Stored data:
'''

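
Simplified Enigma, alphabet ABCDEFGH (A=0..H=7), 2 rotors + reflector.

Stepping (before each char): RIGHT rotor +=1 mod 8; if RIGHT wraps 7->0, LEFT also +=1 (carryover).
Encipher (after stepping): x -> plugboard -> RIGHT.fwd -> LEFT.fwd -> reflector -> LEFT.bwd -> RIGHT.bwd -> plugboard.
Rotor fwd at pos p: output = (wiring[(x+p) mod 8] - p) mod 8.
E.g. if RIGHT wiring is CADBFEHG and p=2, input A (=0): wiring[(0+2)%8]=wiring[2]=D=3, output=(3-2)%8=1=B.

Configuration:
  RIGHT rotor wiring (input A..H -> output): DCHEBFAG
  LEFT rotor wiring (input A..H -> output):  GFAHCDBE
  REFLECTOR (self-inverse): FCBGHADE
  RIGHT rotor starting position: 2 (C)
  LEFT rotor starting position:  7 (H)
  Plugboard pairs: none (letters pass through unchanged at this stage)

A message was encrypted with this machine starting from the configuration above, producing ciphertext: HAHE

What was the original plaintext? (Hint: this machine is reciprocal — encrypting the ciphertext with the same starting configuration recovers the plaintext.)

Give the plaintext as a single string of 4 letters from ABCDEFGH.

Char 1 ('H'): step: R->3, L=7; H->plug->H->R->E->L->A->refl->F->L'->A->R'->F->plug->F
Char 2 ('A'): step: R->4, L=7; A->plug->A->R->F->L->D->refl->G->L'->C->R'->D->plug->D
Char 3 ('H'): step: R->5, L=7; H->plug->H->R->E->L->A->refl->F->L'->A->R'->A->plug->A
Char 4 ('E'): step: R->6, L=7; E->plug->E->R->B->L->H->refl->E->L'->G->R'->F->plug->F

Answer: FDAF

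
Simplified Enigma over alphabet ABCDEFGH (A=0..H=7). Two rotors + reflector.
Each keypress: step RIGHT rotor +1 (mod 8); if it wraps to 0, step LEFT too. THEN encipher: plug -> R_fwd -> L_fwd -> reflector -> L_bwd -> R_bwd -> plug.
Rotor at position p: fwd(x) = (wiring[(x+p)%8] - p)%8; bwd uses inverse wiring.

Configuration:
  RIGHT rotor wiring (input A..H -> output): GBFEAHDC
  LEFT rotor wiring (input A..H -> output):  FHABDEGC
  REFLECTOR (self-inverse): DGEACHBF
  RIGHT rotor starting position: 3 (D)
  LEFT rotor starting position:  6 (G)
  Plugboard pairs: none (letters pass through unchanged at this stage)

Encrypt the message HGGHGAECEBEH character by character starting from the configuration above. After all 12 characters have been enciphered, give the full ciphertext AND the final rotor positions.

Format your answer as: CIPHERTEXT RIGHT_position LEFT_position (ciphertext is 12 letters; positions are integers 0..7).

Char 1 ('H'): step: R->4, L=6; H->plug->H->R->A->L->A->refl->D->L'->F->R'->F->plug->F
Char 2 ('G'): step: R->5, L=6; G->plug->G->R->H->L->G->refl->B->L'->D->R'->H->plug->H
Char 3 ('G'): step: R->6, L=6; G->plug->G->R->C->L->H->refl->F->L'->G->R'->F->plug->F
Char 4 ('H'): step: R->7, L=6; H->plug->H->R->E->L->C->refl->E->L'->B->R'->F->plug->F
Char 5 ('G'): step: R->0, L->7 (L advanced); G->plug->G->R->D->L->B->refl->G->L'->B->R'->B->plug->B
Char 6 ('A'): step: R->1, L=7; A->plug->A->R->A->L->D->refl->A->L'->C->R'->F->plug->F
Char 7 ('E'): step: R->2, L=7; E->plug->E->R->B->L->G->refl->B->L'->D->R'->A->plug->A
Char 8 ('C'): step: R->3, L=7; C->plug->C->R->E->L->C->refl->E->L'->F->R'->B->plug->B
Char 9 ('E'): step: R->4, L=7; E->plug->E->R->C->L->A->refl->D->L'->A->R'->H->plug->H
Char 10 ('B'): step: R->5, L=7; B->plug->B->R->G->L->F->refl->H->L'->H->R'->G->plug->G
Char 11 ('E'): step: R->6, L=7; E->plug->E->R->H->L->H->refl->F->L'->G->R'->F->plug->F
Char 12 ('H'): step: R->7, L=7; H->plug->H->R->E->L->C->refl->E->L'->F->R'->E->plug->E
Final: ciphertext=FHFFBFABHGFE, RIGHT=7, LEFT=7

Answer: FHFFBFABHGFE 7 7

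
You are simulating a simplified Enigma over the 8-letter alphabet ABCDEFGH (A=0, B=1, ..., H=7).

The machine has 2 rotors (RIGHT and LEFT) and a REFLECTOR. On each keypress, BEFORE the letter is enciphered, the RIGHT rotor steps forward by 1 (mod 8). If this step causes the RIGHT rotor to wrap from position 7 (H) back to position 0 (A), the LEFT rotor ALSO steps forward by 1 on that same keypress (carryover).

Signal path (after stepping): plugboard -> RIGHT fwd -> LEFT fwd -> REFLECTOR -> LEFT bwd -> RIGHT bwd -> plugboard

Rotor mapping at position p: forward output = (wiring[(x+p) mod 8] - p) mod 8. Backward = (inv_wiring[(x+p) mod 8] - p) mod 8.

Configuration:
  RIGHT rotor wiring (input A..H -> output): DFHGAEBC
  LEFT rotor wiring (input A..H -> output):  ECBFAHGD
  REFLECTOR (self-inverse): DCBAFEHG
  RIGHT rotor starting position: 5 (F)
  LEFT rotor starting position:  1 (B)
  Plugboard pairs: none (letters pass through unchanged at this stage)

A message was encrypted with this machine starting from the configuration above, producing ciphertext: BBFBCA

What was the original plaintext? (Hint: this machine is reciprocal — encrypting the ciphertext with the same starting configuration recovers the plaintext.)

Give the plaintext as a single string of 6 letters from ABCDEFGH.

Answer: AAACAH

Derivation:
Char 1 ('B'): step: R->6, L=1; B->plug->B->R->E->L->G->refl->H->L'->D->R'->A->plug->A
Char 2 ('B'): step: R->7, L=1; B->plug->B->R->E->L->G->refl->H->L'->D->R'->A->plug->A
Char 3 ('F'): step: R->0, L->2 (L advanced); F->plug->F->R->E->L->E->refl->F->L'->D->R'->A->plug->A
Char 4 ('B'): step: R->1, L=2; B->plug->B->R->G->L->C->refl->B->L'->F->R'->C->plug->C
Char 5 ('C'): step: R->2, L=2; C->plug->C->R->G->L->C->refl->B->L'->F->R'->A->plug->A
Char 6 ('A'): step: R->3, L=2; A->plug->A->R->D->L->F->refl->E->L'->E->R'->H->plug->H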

'''
'''

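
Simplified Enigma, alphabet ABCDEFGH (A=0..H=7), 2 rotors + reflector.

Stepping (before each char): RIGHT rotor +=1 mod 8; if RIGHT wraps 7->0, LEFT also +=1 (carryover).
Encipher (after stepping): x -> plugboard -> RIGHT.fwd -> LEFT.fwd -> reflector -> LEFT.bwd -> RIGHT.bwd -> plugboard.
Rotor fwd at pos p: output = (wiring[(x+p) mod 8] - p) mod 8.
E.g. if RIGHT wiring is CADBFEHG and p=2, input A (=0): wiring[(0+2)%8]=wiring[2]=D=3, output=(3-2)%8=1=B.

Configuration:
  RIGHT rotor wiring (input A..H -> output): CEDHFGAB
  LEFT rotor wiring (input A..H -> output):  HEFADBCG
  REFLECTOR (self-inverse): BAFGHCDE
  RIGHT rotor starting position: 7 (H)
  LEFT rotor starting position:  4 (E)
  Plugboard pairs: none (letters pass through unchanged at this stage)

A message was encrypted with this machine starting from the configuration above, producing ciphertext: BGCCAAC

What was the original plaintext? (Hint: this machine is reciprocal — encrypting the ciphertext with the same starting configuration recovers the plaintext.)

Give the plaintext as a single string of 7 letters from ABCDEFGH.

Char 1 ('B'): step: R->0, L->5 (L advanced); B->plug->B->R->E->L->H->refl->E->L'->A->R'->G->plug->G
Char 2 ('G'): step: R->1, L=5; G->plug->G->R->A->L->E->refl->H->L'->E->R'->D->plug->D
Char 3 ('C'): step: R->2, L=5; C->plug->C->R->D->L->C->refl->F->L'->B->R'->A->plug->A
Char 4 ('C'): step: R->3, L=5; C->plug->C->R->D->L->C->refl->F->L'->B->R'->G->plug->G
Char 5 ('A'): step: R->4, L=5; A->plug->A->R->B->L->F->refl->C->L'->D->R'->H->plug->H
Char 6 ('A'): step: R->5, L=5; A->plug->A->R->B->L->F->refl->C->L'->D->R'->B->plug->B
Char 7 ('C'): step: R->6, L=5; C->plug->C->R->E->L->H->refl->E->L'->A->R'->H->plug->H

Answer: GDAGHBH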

'''

## Task details:
Every line above in which the word "producing" is present must be copied into the answer.

## Exercise solution:
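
A message was encrypted with this machine starting from the configuration above, producing ciphertext: HAHE
A message was encrypted with this machine starting from the configuration above, producing ciphertext: BBFBCA
A message was encrypted with this machine starting from the configuration above, producing ciphertext: BGCCAAC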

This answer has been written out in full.